--- Input data Enclosed Below ---
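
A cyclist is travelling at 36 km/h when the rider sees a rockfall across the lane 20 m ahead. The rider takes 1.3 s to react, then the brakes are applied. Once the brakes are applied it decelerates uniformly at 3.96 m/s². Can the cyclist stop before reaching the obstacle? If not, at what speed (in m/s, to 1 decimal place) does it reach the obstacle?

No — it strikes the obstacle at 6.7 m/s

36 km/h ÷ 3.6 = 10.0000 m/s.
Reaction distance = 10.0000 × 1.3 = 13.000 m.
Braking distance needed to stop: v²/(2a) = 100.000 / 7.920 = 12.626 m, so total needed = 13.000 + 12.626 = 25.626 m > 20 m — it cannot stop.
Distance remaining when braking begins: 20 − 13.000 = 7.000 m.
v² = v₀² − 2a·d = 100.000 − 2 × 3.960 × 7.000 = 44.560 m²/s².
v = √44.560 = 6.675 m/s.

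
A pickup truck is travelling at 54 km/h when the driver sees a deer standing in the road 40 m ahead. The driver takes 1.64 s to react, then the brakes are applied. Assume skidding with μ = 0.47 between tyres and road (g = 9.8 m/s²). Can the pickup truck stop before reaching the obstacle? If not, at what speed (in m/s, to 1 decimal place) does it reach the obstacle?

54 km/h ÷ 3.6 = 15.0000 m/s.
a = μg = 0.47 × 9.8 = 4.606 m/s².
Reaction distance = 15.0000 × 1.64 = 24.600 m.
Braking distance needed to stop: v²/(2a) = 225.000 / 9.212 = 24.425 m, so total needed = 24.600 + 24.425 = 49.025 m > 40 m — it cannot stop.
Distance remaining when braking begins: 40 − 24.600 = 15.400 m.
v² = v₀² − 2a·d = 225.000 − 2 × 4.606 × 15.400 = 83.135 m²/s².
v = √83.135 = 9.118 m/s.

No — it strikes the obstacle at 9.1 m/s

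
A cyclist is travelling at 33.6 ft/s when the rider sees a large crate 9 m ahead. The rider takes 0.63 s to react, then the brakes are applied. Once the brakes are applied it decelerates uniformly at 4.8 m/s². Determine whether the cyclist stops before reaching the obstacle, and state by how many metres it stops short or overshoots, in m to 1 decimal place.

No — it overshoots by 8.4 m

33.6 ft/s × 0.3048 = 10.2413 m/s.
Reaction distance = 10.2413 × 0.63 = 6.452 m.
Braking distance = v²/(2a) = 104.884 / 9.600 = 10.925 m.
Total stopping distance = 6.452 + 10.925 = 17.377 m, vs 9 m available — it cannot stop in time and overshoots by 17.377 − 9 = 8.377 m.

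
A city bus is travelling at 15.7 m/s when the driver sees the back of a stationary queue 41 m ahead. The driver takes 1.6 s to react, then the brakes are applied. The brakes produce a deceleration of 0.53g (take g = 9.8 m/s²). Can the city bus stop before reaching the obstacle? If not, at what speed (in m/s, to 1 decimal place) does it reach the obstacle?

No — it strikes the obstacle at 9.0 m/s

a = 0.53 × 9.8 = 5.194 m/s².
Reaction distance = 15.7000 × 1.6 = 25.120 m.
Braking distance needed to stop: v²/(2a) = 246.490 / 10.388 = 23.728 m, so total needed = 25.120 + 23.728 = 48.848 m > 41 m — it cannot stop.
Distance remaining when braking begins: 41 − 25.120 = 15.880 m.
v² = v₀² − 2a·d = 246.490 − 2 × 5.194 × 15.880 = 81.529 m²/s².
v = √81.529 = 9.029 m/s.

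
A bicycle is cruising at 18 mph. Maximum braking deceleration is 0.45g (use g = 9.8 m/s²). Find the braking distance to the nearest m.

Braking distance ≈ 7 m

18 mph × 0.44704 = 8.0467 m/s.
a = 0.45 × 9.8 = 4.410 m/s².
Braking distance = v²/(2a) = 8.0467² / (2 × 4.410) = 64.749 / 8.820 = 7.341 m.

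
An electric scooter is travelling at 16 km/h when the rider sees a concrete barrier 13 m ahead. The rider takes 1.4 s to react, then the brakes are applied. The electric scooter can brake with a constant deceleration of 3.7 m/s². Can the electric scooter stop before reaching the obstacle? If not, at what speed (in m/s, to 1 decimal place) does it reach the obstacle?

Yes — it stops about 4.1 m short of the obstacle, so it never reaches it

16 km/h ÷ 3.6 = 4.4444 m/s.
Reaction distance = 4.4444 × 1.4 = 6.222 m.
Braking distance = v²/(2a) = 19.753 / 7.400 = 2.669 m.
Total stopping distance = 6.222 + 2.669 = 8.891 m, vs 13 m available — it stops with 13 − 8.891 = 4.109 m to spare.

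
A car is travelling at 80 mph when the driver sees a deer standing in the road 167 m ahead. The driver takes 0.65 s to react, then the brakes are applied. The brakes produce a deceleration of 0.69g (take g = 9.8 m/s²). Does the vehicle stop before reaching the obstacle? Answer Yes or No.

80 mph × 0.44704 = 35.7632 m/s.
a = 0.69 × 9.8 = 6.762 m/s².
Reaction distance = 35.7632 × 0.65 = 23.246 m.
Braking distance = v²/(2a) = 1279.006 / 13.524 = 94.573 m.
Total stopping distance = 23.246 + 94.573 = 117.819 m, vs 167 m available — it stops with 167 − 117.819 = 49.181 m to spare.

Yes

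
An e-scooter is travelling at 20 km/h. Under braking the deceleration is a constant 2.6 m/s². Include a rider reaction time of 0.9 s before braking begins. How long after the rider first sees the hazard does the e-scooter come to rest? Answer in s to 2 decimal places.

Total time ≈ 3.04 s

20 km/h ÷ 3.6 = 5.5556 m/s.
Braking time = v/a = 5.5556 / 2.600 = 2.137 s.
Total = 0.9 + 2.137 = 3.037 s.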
--- End of Enclosed Input data ---
#### What needs to be done:
Return the lines from the line containing "An e-scooter is" to the end of the entries above, exactly as they appear and with no other output.

#### Output of the exercise:
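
An e-scooter is travelling at 20 km/h. Under braking the deceleration is a constant 2.6 m/s². Include a rider reaction time of 0.9 s before braking begins. How long after the rider first sees the hazard does the e-scooter come to rest? Answer in s to 2 decimal places.

Total time ≈ 3.04 s

20 km/h ÷ 3.6 = 5.5556 m/s.
Braking time = v/a = 5.5556 / 2.600 = 2.137 s.
Total = 0.9 + 2.137 = 3.037 s.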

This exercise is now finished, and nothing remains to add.